Activity :: Give all of the records again. Match them exactly.

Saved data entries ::
== Segment start ==

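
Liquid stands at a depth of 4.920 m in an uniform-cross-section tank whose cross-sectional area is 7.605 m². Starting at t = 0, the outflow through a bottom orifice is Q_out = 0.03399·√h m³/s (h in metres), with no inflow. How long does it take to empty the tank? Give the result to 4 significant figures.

Accumulation of liquid (constant cross-section A): A dh/dt = −0.03399 √h.
Separate and integrate: 2(√h − √h₀) = −(0.03399/A) t.
Tank is empty when √h = 0: t_empty = 2A√h₀/0.03399.
t_empty = 2·7.605·√4.920/0.03399 = 15.2100·2.21811/0.03399 = 992.569 s.

992.6 s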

== Segment end ==

Problem solution ::
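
Liquid stands at a depth of 4.920 m in an uniform-cross-section tank whose cross-sectional area is 7.605 m². Starting at t = 0, the outflow through a bottom orifice is Q_out = 0.03399·√h m³/s (h in metres), with no inflow. How long does it take to empty the tank? Give the result to 4 significant figures.

Accumulation of liquid (constant cross-section A): A dh/dt = −0.03399 √h.
Separate and integrate: 2(√h − √h₀) = −(0.03399/A) t.
Tank is empty when √h = 0: t_empty = 2A√h₀/0.03399.
t_empty = 2·7.605·√4.920/0.03399 = 15.2100·2.21811/0.03399 = 992.569 s.

992.6 s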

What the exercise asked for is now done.